# Exercise brief
Copy out word for word the line with "The base rate — the prior probability that the patient" and the lines that follow it in the listing below, up to the final one.

......

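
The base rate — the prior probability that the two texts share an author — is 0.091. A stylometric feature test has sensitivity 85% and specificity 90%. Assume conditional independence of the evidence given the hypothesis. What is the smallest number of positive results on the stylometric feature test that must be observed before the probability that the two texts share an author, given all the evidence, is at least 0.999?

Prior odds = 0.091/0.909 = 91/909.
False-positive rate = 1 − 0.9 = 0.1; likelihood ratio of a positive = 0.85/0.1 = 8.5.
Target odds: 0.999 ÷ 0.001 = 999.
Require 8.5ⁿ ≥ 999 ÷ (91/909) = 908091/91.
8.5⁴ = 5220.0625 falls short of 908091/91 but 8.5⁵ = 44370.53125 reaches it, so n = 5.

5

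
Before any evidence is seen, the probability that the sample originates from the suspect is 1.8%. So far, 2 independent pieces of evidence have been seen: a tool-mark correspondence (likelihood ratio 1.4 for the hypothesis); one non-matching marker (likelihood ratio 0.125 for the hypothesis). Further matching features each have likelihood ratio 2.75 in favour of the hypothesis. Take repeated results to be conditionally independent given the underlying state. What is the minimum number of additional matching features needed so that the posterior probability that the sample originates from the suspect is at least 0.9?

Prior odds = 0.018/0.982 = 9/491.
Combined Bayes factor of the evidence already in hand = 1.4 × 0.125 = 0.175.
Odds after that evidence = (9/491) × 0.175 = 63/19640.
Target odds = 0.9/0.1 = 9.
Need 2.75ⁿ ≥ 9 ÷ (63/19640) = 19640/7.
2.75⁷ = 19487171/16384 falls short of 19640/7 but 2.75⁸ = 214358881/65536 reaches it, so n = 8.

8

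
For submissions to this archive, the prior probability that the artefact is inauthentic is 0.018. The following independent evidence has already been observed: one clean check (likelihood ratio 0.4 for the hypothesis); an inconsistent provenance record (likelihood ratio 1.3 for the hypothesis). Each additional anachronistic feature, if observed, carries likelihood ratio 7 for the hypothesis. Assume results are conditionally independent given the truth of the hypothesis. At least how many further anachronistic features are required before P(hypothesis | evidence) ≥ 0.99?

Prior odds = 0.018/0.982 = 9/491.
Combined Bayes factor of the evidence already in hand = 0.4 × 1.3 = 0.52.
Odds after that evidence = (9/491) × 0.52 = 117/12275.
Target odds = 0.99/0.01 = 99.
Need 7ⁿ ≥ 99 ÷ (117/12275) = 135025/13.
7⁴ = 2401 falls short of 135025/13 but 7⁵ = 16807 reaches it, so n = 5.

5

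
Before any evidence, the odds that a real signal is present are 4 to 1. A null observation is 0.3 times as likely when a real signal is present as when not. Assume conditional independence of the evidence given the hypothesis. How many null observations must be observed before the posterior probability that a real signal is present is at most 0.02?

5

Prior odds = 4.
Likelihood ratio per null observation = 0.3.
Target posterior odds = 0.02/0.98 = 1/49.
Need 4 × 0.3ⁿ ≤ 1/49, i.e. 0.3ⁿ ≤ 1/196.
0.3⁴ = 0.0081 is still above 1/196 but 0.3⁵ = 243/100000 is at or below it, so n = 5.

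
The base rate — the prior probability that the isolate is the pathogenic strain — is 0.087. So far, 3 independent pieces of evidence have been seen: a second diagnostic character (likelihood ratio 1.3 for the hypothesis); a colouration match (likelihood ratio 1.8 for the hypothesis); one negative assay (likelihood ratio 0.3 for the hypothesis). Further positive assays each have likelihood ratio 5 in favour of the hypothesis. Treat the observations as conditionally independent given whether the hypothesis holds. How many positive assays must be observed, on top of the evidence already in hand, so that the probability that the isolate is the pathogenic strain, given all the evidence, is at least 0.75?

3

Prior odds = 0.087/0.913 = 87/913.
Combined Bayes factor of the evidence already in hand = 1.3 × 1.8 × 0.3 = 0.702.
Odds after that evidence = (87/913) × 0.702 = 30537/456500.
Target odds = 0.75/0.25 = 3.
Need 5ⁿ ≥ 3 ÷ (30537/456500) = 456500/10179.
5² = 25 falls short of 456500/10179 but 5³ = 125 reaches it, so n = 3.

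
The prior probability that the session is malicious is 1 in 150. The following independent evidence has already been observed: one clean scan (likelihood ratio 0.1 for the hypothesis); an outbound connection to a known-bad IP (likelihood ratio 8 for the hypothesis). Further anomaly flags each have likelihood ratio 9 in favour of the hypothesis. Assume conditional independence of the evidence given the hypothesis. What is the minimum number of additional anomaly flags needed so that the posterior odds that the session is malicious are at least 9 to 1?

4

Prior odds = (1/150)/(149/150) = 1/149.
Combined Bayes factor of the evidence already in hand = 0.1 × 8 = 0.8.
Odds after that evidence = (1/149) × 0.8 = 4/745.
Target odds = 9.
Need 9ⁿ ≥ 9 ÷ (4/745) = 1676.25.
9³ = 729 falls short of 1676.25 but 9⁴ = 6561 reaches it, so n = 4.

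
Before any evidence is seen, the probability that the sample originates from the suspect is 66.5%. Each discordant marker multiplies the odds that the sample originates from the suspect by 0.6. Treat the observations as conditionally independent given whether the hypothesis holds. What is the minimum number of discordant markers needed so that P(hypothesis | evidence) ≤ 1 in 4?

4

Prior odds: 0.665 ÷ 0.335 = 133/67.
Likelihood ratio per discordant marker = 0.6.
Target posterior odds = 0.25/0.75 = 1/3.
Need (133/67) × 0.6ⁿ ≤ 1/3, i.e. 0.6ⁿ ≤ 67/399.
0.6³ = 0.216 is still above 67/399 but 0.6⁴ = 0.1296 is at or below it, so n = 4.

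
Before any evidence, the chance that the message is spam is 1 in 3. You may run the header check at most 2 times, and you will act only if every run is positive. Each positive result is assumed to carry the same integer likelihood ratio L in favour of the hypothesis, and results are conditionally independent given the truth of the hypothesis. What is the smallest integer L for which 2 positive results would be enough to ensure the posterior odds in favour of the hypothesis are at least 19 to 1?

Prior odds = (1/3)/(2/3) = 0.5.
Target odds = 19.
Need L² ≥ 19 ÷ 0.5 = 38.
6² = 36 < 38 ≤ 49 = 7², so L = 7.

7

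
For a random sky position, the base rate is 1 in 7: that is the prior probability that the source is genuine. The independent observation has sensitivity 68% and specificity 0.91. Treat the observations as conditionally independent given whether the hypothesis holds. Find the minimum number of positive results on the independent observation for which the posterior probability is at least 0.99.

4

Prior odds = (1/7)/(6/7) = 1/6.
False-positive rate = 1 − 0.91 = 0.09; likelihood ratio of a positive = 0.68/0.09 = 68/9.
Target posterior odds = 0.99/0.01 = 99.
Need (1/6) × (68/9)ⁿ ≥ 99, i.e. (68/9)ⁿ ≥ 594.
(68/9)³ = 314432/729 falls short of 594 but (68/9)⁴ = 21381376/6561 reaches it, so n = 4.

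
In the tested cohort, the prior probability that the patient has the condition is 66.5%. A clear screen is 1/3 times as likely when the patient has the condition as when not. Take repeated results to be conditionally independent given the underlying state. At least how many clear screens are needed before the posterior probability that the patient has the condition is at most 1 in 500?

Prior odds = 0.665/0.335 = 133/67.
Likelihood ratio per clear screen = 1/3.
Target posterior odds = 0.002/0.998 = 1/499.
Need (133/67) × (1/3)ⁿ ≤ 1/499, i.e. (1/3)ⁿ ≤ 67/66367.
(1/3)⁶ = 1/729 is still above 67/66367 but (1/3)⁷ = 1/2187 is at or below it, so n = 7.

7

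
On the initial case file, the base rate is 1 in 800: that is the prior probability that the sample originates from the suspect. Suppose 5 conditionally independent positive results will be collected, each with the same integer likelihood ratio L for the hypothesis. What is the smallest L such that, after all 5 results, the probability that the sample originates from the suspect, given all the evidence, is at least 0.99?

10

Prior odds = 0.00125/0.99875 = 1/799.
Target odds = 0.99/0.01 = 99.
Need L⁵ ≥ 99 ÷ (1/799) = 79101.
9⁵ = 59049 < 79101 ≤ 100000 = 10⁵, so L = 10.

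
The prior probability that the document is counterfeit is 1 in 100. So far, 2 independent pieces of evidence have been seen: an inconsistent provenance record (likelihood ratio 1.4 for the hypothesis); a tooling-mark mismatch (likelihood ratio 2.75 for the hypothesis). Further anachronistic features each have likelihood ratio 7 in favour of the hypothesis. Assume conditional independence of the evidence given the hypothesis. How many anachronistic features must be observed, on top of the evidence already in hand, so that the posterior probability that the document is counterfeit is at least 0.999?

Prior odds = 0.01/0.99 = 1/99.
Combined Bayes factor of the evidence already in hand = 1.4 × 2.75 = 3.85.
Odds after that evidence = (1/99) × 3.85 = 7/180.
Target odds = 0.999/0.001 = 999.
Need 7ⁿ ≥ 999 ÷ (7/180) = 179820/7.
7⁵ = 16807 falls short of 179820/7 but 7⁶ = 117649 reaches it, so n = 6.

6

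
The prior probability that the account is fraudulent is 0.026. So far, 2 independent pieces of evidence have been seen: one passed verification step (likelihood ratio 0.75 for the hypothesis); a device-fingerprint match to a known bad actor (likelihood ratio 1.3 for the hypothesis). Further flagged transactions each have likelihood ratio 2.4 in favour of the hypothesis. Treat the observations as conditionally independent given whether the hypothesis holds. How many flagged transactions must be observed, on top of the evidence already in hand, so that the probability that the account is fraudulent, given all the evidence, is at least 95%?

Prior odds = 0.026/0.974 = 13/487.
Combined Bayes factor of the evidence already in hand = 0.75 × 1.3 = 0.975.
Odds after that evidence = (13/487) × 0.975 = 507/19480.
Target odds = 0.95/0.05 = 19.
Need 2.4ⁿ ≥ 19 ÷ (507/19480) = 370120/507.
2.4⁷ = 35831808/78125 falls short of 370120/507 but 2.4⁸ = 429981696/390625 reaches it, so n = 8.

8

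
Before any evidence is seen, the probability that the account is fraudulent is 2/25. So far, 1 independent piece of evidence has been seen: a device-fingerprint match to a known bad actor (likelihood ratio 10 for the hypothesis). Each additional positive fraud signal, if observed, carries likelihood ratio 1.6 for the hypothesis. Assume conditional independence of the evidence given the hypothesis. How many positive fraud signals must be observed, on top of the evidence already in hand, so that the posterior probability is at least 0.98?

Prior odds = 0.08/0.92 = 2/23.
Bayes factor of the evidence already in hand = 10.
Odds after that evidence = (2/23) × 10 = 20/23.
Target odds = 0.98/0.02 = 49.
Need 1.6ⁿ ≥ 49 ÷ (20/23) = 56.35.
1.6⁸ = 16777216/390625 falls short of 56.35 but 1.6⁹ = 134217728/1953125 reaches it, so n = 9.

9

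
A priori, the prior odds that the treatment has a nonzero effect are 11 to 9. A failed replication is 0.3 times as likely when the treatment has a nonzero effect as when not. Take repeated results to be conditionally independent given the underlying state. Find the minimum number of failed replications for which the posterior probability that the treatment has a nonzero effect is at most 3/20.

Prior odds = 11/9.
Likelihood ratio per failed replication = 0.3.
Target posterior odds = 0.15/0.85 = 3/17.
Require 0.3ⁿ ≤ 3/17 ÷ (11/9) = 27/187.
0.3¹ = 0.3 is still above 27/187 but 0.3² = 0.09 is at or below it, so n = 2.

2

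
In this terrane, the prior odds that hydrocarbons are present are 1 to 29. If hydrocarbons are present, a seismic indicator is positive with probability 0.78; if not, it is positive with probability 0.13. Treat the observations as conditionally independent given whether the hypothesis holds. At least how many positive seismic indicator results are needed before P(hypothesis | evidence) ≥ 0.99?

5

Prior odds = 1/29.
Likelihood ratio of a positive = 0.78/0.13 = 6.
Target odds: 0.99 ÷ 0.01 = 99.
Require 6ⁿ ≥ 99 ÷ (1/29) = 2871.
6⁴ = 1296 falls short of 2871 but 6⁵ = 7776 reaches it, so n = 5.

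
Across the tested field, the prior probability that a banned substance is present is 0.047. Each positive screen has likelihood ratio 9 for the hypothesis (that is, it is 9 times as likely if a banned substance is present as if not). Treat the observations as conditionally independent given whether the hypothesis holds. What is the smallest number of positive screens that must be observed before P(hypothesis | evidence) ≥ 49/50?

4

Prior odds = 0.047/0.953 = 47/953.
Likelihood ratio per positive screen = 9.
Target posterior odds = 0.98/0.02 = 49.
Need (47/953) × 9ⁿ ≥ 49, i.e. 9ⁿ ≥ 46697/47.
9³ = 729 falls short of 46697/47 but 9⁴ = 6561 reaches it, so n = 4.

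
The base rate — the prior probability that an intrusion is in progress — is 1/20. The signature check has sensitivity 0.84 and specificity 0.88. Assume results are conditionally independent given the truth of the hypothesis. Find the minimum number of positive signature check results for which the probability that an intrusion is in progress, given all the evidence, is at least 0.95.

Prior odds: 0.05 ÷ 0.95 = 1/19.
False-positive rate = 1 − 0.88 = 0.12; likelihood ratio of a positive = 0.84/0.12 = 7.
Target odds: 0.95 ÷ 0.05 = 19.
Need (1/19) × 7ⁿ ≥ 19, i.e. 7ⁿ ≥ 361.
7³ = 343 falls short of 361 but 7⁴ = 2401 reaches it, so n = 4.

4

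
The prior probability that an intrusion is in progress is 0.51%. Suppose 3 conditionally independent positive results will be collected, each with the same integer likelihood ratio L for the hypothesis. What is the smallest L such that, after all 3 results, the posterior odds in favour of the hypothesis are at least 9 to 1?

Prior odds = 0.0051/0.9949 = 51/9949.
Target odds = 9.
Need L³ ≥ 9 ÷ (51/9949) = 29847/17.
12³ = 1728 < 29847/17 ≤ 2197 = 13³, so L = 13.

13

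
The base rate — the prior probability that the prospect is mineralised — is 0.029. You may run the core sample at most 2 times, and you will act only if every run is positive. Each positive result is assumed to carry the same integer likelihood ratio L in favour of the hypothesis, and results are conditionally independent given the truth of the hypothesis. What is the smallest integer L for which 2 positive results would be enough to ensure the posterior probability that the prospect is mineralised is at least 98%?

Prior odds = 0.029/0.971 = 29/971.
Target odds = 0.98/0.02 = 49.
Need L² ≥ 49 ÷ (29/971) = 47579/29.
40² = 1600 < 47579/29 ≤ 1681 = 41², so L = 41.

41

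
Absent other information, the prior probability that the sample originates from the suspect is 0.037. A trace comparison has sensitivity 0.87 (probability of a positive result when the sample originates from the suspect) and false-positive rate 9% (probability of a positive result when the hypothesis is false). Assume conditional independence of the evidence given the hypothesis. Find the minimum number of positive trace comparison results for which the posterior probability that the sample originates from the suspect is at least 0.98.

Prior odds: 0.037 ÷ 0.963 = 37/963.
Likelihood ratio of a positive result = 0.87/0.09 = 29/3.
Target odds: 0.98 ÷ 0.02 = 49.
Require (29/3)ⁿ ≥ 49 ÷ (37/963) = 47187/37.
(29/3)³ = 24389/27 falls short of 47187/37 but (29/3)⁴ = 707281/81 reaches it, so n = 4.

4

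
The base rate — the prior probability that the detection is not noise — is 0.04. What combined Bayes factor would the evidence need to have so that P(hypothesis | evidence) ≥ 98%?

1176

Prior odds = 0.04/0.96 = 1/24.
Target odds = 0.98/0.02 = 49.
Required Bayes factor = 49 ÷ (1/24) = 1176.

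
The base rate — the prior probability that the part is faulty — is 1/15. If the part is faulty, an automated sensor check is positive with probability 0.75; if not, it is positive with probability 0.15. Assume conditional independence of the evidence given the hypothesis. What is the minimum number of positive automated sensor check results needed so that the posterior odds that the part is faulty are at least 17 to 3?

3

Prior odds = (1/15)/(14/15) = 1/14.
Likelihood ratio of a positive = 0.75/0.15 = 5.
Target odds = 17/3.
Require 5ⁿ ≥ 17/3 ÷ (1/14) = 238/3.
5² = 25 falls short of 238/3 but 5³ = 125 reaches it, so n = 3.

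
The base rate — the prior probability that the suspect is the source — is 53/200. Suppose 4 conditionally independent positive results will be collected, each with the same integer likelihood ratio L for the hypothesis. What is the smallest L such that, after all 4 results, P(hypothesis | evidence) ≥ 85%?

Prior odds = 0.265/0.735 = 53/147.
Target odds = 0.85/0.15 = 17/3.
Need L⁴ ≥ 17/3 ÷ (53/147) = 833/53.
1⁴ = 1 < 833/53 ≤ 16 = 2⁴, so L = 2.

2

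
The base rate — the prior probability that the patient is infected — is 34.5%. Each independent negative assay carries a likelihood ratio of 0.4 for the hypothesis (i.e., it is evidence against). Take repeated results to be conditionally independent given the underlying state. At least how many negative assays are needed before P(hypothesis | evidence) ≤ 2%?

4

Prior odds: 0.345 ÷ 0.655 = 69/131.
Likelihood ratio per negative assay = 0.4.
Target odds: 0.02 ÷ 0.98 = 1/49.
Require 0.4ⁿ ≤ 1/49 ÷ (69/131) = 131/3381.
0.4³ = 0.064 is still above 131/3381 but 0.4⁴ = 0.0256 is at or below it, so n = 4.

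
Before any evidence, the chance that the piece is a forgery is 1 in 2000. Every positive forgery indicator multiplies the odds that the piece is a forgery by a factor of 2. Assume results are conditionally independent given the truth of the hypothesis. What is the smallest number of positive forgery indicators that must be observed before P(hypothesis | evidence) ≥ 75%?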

......

# Exercise output
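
The base rate — the prior probability that the patient is infected — is 34.5%. Each independent negative assay carries a likelihood ratio of 0.4 for the hypothesis (i.e., it is evidence against). Take repeated results to be conditionally independent given the underlying state. At least how many negative assays are needed before P(hypothesis | evidence) ≤ 2%?

4

Prior odds: 0.345 ÷ 0.655 = 69/131.
Likelihood ratio per negative assay = 0.4.
Target odds: 0.02 ÷ 0.98 = 1/49.
Require 0.4ⁿ ≤ 1/49 ÷ (69/131) = 131/3381.
0.4³ = 0.064 is still above 131/3381 but 0.4⁴ = 0.0256 is at or below it, so n = 4.

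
Before any evidence, the chance that the piece is a forgery is 1 in 2000. Every positive forgery indicator multiplies the odds that the piece is a forgery by a factor of 2. Assume results are conditionally independent given the truth of the hypothesis. What is the smallest number of positive forgery indicators that must be observed before P(hypothesis | evidence) ≥ 75%?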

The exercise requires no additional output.